DATA LISTING:
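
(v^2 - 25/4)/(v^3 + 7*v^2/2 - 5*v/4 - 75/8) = 2*(2*v - 5)/(4*v^2 + 4*v - 15)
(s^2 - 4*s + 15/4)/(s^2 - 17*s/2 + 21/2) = (s - 5/2)/(s - 7)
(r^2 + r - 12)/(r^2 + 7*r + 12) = (r - 3)/(r + 3)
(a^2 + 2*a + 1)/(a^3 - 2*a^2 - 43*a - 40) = (a + 1)/(a^2 - 3*a - 40)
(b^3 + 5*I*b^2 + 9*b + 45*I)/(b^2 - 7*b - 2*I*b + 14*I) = (b^3 + 5*I*b^2 + 9*b + 45*I)/(b^2 - 7*b - 2*I*b + 14*I)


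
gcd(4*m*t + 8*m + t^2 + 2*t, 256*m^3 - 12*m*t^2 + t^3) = 4*m + t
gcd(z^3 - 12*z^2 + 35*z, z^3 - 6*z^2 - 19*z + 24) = 1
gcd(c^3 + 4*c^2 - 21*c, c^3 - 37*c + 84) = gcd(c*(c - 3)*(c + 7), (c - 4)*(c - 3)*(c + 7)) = c^2 + 4*c - 21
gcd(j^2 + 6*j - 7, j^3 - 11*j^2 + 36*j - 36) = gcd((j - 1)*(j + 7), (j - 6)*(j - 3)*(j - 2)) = 1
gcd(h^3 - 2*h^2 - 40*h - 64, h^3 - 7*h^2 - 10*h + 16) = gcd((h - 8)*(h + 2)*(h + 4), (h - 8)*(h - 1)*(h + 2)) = h^2 - 6*h - 16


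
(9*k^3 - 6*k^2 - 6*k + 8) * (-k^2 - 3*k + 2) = -9*k^5 - 21*k^4 + 42*k^3 - 2*k^2 - 36*k + 16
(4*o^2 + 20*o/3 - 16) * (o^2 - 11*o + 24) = 4*o^4 - 112*o^3/3 + 20*o^2/3 + 336*o - 384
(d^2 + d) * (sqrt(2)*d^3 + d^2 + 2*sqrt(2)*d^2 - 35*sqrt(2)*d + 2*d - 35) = sqrt(2)*d^5 + d^4 + 3*sqrt(2)*d^4 - 33*sqrt(2)*d^3 + 3*d^3 - 35*sqrt(2)*d^2 - 33*d^2 - 35*d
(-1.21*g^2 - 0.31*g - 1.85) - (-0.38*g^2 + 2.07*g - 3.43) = -0.83*g^2 - 2.38*g + 1.58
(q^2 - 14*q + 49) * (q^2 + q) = q^4 - 13*q^3 + 35*q^2 + 49*q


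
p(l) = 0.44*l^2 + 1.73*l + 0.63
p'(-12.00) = -8.83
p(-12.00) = 43.23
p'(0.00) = 1.73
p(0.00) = 0.63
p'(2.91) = 4.29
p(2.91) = 9.39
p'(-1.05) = 0.81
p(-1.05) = -0.70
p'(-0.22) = 1.54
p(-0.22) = 0.27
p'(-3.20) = -1.09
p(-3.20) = -0.40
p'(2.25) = 3.71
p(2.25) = 6.75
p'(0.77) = 2.41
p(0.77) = 2.22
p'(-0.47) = 1.32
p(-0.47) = -0.09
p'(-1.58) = 0.34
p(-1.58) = -1.00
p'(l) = 0.88*l + 1.73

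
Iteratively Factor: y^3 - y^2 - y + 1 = (y - 1)*(y^2 - 1) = (y - 1)*(y + 1)*(y - 1)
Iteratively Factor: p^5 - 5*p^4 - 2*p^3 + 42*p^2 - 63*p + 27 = (p + 3)*(p^4 - 8*p^3 + 22*p^2 - 24*p + 9) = (p - 3)*(p + 3)*(p^3 - 5*p^2 + 7*p - 3) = (p - 3)*(p - 1)*(p + 3)*(p^2 - 4*p + 3) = (p - 3)^2*(p - 1)*(p + 3)*(p - 1)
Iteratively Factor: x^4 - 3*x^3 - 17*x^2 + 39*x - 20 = (x - 1)*(x^3 - 2*x^2 - 19*x + 20) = (x - 5)*(x - 1)*(x^2 + 3*x - 4) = (x - 5)*(x - 1)*(x + 4)*(x - 1)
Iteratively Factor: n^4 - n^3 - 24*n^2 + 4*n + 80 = (n - 2)*(n^3 + n^2 - 22*n - 40) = (n - 2)*(n + 4)*(n^2 - 3*n - 10) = (n - 2)*(n + 2)*(n + 4)*(n - 5)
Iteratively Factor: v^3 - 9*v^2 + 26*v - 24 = (v - 4)*(v^2 - 5*v + 6) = (v - 4)*(v - 2)*(v - 3)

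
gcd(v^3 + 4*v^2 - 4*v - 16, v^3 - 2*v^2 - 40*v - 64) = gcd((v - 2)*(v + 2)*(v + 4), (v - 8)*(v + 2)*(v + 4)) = v^2 + 6*v + 8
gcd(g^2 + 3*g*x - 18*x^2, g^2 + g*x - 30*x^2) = g + 6*x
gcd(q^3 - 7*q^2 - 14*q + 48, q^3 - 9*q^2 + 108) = q + 3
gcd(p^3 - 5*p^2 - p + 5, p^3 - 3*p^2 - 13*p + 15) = p^2 - 6*p + 5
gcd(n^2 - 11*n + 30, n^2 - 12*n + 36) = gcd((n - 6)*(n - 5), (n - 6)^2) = n - 6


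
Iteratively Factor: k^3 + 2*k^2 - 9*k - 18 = (k + 3)*(k^2 - k - 6) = (k - 3)*(k + 3)*(k + 2)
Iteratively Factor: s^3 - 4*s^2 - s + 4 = (s - 4)*(s^2 - 1) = (s - 4)*(s + 1)*(s - 1)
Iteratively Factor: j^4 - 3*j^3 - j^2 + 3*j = (j + 1)*(j^3 - 4*j^2 + 3*j) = (j - 3)*(j + 1)*(j^2 - j) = (j - 3)*(j - 1)*(j + 1)*(j)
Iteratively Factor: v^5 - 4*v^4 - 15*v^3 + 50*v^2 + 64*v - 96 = (v + 2)*(v^4 - 6*v^3 - 3*v^2 + 56*v - 48) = (v - 4)*(v + 2)*(v^3 - 2*v^2 - 11*v + 12) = (v - 4)^2*(v + 2)*(v^2 + 2*v - 3) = (v - 4)^2*(v + 2)*(v + 3)*(v - 1)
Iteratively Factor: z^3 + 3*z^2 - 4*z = (z)*(z^2 + 3*z - 4) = z*(z + 4)*(z - 1)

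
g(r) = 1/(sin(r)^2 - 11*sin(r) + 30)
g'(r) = (-2*sin(r)*cos(r) + 11*cos(r))/(sin(r)^2 - 11*sin(r) + 30)^2 = (11 - 2*sin(r))*cos(r)/(sin(r)^2 - 11*sin(r) + 30)^2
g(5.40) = 0.03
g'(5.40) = 0.01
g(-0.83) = 0.03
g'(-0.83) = 0.01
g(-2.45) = 0.03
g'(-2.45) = -0.01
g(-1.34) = 0.02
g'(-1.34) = 0.00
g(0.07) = 0.03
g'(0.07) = 0.01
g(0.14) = 0.04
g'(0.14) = 0.01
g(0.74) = 0.04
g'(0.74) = 0.01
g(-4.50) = 0.05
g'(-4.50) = -0.00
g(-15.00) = 0.03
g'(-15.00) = -0.00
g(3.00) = 0.04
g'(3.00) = -0.01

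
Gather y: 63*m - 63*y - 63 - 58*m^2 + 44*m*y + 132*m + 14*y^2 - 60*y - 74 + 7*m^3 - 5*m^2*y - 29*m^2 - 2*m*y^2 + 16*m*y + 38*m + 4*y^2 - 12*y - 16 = 7*m^3 - 87*m^2 + 233*m + y^2*(18 - 2*m) + y*(-5*m^2 + 60*m - 135) - 153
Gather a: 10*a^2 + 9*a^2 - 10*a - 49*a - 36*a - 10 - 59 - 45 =19*a^2 - 95*a - 114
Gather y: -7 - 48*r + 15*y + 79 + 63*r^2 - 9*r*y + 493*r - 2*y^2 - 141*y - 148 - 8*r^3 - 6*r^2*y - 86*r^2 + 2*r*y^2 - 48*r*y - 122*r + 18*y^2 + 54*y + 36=-8*r^3 - 23*r^2 + 323*r + y^2*(2*r + 16) + y*(-6*r^2 - 57*r - 72) - 40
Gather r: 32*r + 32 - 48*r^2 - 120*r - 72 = -48*r^2 - 88*r - 40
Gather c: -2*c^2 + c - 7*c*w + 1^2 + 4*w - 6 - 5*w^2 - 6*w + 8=-2*c^2 + c*(1 - 7*w) - 5*w^2 - 2*w + 3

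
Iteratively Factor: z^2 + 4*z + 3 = (z + 3)*(z + 1)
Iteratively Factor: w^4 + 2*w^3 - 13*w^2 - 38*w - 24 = (w + 1)*(w^3 + w^2 - 14*w - 24) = (w + 1)*(w + 2)*(w^2 - w - 12) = (w - 4)*(w + 1)*(w + 2)*(w + 3)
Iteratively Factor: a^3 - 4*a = (a)*(a^2 - 4) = a*(a + 2)*(a - 2)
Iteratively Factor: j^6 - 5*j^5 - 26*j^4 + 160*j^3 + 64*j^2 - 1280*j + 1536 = (j - 4)*(j^5 - j^4 - 30*j^3 + 40*j^2 + 224*j - 384) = (j - 4)*(j - 2)*(j^4 + j^3 - 28*j^2 - 16*j + 192) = (j - 4)*(j - 2)*(j + 4)*(j^3 - 3*j^2 - 16*j + 48) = (j - 4)*(j - 2)*(j + 4)^2*(j^2 - 7*j + 12) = (j - 4)^2*(j - 2)*(j + 4)^2*(j - 3)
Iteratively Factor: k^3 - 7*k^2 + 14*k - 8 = (k - 2)*(k^2 - 5*k + 4) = (k - 4)*(k - 2)*(k - 1)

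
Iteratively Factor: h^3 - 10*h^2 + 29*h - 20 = (h - 4)*(h^2 - 6*h + 5) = (h - 4)*(h - 1)*(h - 5)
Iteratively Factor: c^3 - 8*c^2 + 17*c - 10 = (c - 1)*(c^2 - 7*c + 10) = (c - 2)*(c - 1)*(c - 5)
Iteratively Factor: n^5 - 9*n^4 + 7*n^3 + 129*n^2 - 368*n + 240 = (n - 5)*(n^4 - 4*n^3 - 13*n^2 + 64*n - 48) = (n - 5)*(n - 4)*(n^3 - 13*n + 12) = (n - 5)*(n - 4)*(n - 3)*(n^2 + 3*n - 4) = (n - 5)*(n - 4)*(n - 3)*(n - 1)*(n + 4)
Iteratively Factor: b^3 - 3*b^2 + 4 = (b - 2)*(b^2 - b - 2) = (b - 2)^2*(b + 1)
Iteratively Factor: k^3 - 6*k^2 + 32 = (k - 4)*(k^2 - 2*k - 8) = (k - 4)^2*(k + 2)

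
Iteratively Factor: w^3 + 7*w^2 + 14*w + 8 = (w + 1)*(w^2 + 6*w + 8) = (w + 1)*(w + 4)*(w + 2)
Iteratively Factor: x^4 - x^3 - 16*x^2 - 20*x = (x + 2)*(x^3 - 3*x^2 - 10*x) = x*(x + 2)*(x^2 - 3*x - 10) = x*(x - 5)*(x + 2)*(x + 2)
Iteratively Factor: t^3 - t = (t - 1)*(t^2 + t) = t*(t - 1)*(t + 1)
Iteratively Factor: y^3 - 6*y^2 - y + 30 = (y - 5)*(y^2 - y - 6) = (y - 5)*(y + 2)*(y - 3)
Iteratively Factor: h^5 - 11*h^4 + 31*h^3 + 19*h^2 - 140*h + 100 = (h - 1)*(h^4 - 10*h^3 + 21*h^2 + 40*h - 100) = (h - 1)*(h + 2)*(h^3 - 12*h^2 + 45*h - 50) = (h - 5)*(h - 1)*(h + 2)*(h^2 - 7*h + 10) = (h - 5)^2*(h - 1)*(h + 2)*(h - 2)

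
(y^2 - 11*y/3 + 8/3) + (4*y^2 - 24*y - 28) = 5*y^2 - 83*y/3 - 76/3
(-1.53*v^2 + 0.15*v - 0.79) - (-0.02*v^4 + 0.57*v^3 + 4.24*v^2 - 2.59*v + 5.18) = 0.02*v^4 - 0.57*v^3 - 5.77*v^2 + 2.74*v - 5.97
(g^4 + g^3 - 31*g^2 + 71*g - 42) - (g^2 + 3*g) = g^4 + g^3 - 32*g^2 + 68*g - 42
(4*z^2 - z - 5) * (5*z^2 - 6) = 20*z^4 - 5*z^3 - 49*z^2 + 6*z + 30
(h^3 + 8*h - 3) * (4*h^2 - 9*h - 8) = 4*h^5 - 9*h^4 + 24*h^3 - 84*h^2 - 37*h + 24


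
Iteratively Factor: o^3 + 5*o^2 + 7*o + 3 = (o + 1)*(o^2 + 4*o + 3) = (o + 1)^2*(o + 3)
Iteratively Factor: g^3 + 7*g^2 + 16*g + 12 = (g + 3)*(g^2 + 4*g + 4) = (g + 2)*(g + 3)*(g + 2)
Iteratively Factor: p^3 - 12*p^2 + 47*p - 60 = (p - 4)*(p^2 - 8*p + 15) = (p - 4)*(p - 3)*(p - 5)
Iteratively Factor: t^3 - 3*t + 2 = (t - 1)*(t^2 + t - 2) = (t - 1)*(t + 2)*(t - 1)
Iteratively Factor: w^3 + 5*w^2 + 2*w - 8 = (w - 1)*(w^2 + 6*w + 8) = (w - 1)*(w + 4)*(w + 2)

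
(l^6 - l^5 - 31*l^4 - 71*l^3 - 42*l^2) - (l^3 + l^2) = l^6 - l^5 - 31*l^4 - 72*l^3 - 43*l^2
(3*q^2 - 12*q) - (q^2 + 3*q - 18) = 2*q^2 - 15*q + 18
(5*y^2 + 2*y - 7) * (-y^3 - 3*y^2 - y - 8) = -5*y^5 - 17*y^4 - 4*y^3 - 21*y^2 - 9*y + 56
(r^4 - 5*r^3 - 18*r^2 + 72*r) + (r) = r^4 - 5*r^3 - 18*r^2 + 73*r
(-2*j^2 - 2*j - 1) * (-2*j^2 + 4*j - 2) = 4*j^4 - 4*j^3 - 2*j^2 + 2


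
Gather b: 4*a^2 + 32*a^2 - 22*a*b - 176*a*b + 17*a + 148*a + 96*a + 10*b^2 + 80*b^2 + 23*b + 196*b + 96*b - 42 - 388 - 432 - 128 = 36*a^2 + 261*a + 90*b^2 + b*(315 - 198*a) - 990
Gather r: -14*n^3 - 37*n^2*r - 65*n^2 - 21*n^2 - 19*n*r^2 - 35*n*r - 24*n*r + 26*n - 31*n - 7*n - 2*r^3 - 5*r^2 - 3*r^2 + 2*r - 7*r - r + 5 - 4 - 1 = -14*n^3 - 86*n^2 - 12*n - 2*r^3 + r^2*(-19*n - 8) + r*(-37*n^2 - 59*n - 6)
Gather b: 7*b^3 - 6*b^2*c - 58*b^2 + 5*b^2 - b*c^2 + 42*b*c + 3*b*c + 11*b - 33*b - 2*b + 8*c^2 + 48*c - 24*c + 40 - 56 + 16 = 7*b^3 + b^2*(-6*c - 53) + b*(-c^2 + 45*c - 24) + 8*c^2 + 24*c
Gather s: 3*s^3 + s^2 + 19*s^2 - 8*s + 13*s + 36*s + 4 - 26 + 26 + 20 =3*s^3 + 20*s^2 + 41*s + 24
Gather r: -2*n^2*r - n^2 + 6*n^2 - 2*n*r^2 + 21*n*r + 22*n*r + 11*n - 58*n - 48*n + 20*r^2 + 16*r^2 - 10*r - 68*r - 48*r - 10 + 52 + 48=5*n^2 - 95*n + r^2*(36 - 2*n) + r*(-2*n^2 + 43*n - 126) + 90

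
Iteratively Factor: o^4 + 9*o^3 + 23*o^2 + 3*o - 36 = (o + 3)*(o^3 + 6*o^2 + 5*o - 12) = (o + 3)^2*(o^2 + 3*o - 4) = (o - 1)*(o + 3)^2*(o + 4)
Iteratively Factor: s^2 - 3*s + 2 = (s - 1)*(s - 2)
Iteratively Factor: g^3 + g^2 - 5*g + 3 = (g - 1)*(g^2 + 2*g - 3) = (g - 1)*(g + 3)*(g - 1)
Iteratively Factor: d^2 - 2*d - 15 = (d - 5)*(d + 3)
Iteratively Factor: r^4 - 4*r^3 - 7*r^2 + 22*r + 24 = (r - 3)*(r^3 - r^2 - 10*r - 8) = (r - 3)*(r + 1)*(r^2 - 2*r - 8) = (r - 4)*(r - 3)*(r + 1)*(r + 2)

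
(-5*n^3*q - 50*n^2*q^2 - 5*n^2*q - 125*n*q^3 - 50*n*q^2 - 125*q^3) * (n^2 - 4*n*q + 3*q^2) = -5*n^5*q - 30*n^4*q^2 - 5*n^4*q + 60*n^3*q^3 - 30*n^3*q^2 + 350*n^2*q^4 + 60*n^2*q^3 - 375*n*q^5 + 350*n*q^4 - 375*q^5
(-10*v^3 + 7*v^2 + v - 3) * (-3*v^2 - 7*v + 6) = 30*v^5 + 49*v^4 - 112*v^3 + 44*v^2 + 27*v - 18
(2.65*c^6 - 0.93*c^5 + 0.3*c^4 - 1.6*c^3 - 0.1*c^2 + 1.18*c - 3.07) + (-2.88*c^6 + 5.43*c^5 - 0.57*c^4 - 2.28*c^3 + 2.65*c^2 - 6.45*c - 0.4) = -0.23*c^6 + 4.5*c^5 - 0.27*c^4 - 3.88*c^3 + 2.55*c^2 - 5.27*c - 3.47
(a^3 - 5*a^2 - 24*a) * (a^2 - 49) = a^5 - 5*a^4 - 73*a^3 + 245*a^2 + 1176*a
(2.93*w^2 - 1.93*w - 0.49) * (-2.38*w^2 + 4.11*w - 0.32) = -6.9734*w^4 + 16.6357*w^3 - 7.7037*w^2 - 1.3963*w + 0.1568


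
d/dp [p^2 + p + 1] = 2*p + 1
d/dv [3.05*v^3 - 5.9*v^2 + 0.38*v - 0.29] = 9.15*v^2 - 11.8*v + 0.38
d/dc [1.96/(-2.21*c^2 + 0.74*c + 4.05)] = (8.6632*c - 1.4504)/(-2.21*c^2 + 0.74*c + 4.05)^2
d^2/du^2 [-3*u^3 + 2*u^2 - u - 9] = 4 - 18*u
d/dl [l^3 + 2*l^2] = l*(3*l + 4)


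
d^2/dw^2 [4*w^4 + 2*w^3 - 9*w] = 12*w*(4*w + 1)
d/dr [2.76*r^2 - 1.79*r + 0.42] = 5.52*r - 1.79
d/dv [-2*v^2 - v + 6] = -4*v - 1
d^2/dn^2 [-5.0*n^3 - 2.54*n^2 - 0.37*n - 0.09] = -30.0*n - 5.08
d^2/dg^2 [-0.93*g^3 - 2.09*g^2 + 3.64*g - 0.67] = -5.58*g - 4.18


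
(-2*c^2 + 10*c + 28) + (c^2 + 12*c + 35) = -c^2 + 22*c + 63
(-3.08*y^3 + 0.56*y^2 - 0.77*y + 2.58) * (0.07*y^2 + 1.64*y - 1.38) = -0.2156*y^5 - 5.012*y^4 + 5.1149*y^3 - 1.855*y^2 + 5.2938*y - 3.5604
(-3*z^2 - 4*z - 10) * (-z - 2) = 3*z^3 + 10*z^2 + 18*z + 20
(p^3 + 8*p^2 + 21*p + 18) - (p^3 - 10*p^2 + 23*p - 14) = 18*p^2 - 2*p + 32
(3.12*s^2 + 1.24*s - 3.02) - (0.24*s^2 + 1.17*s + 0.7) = 2.88*s^2 + 0.0700000000000001*s - 3.72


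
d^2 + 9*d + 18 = (d + 3)*(d + 6)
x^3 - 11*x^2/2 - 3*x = x*(x - 6)*(x + 1/2)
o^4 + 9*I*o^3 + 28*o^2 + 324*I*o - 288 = (o - 6*I)*(o + I)*(o + 6*I)*(o + 8*I)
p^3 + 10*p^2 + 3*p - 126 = (p - 3)*(p + 6)*(p + 7)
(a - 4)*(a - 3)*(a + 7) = a^3 - 37*a + 84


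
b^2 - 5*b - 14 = (b - 7)*(b + 2)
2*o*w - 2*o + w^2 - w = (2*o + w)*(w - 1)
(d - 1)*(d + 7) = d^2 + 6*d - 7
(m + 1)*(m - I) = m^2 + m - I*m - I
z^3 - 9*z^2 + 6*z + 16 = (z - 8)*(z - 2)*(z + 1)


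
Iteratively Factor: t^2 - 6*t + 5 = (t - 1)*(t - 5)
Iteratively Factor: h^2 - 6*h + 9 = (h - 3)*(h - 3)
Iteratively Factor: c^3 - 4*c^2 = (c)*(c^2 - 4*c) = c*(c - 4)*(c)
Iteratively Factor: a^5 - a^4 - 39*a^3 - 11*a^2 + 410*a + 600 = (a - 5)*(a^4 + 4*a^3 - 19*a^2 - 106*a - 120) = (a - 5)*(a + 2)*(a^3 + 2*a^2 - 23*a - 60) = (a - 5)*(a + 2)*(a + 3)*(a^2 - a - 20) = (a - 5)*(a + 2)*(a + 3)*(a + 4)*(a - 5)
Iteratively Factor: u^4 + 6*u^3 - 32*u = (u)*(u^3 + 6*u^2 - 32) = u*(u - 2)*(u^2 + 8*u + 16) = u*(u - 2)*(u + 4)*(u + 4)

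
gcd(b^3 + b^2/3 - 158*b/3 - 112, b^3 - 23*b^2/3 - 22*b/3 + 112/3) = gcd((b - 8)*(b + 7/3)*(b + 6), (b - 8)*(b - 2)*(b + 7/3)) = b^2 - 17*b/3 - 56/3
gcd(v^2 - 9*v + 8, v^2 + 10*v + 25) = 1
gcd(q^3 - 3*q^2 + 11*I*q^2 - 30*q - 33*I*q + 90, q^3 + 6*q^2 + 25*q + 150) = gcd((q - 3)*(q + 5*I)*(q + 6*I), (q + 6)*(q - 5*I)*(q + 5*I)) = q + 5*I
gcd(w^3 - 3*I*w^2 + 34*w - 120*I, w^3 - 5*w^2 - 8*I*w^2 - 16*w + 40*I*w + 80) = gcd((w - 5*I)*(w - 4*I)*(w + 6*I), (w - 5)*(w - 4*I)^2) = w - 4*I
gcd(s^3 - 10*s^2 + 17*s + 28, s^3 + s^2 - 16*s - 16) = s^2 - 3*s - 4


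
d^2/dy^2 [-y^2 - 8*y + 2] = -2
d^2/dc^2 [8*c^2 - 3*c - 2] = 16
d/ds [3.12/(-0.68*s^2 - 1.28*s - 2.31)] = (4.2432*s + 3.9936)/(0.68*s^2 + 1.28*s + 2.31)^2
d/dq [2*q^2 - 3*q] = 4*q - 3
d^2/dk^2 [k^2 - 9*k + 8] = 2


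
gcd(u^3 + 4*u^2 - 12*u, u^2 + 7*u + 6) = u + 6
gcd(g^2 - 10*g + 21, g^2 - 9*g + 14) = g - 7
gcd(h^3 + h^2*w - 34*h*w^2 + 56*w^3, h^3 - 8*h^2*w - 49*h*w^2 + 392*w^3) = h + 7*w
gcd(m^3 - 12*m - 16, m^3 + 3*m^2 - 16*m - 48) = m - 4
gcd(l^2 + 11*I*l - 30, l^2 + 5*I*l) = l + 5*I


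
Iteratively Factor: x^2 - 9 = (x + 3)*(x - 3)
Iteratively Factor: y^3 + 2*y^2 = (y)*(y^2 + 2*y) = y^2*(y + 2)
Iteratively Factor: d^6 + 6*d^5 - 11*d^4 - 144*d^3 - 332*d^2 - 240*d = (d)*(d^5 + 6*d^4 - 11*d^3 - 144*d^2 - 332*d - 240) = d*(d + 2)*(d^4 + 4*d^3 - 19*d^2 - 106*d - 120) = d*(d + 2)*(d + 4)*(d^3 - 19*d - 30) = d*(d - 5)*(d + 2)*(d + 4)*(d^2 + 5*d + 6) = d*(d - 5)*(d + 2)^2*(d + 4)*(d + 3)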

ABOUT THIS TASK: Starting at the line that has "(-3*z^2 - 4*z" in the records above, restate word for word every line until the one that has "(m + 1)*(m - I) = m^2 + m - I*m - I", and include that one as well.

SOLUTION BELOW:
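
(-3*z^2 - 4*z - 10) * (-z - 2) = 3*z^3 + 10*z^2 + 18*z + 20
(p^3 + 8*p^2 + 21*p + 18) - (p^3 - 10*p^2 + 23*p - 14) = 18*p^2 - 2*p + 32
(3.12*s^2 + 1.24*s - 3.02) - (0.24*s^2 + 1.17*s + 0.7) = 2.88*s^2 + 0.0700000000000001*s - 3.72


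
d^2 + 9*d + 18 = (d + 3)*(d + 6)
x^3 - 11*x^2/2 - 3*x = x*(x - 6)*(x + 1/2)
o^4 + 9*I*o^3 + 28*o^2 + 324*I*o - 288 = (o - 6*I)*(o + I)*(o + 6*I)*(o + 8*I)
p^3 + 10*p^2 + 3*p - 126 = (p - 3)*(p + 6)*(p + 7)
(a - 4)*(a - 3)*(a + 7) = a^3 - 37*a + 84


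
b^2 - 5*b - 14 = (b - 7)*(b + 2)
2*o*w - 2*o + w^2 - w = (2*o + w)*(w - 1)
(d - 1)*(d + 7) = d^2 + 6*d - 7
(m + 1)*(m - I) = m^2 + m - I*m - I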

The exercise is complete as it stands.